**DIRECTIONS:** Would you print all of the entries word for word?

======== INFORMATION

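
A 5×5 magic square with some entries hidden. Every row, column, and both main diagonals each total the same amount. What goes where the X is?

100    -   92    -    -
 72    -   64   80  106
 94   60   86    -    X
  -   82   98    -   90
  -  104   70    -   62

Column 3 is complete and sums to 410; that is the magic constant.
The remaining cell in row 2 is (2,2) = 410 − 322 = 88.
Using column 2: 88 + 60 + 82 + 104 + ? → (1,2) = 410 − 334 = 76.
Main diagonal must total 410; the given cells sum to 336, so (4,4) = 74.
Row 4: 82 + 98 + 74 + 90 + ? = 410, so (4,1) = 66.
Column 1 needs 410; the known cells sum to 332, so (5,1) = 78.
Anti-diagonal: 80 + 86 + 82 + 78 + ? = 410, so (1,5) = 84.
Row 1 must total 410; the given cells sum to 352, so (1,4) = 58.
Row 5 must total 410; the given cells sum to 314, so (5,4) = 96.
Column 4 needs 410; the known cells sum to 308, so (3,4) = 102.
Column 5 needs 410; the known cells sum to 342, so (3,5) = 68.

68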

================

**RESPONSE:**
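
A 5×5 magic square with some entries hidden. Every row, column, and both main diagonals each total the same amount. What goes where the X is?

100    -   92    -    -
 72    -   64   80  106
 94   60   86    -    X
  -   82   98    -   90
  -  104   70    -   62

Column 3 is complete and sums to 410; that is the magic constant.
The remaining cell in row 2 is (2,2) = 410 − 322 = 88.
Using column 2: 88 + 60 + 82 + 104 + ? → (1,2) = 410 − 334 = 76.
Main diagonal must total 410; the given cells sum to 336, so (4,4) = 74.
Row 4: 82 + 98 + 74 + 90 + ? = 410, so (4,1) = 66.
Column 1 needs 410; the known cells sum to 332, so (5,1) = 78.
Anti-diagonal: 80 + 86 + 82 + 78 + ? = 410, so (1,5) = 84.
Row 1 must total 410; the given cells sum to 352, so (1,4) = 58.
Row 5 must total 410; the given cells sum to 314, so (5,4) = 96.
Column 4 needs 410; the known cells sum to 308, so (3,4) = 102.
Column 5 needs 410; the known cells sum to 342, so (3,5) = 68.

68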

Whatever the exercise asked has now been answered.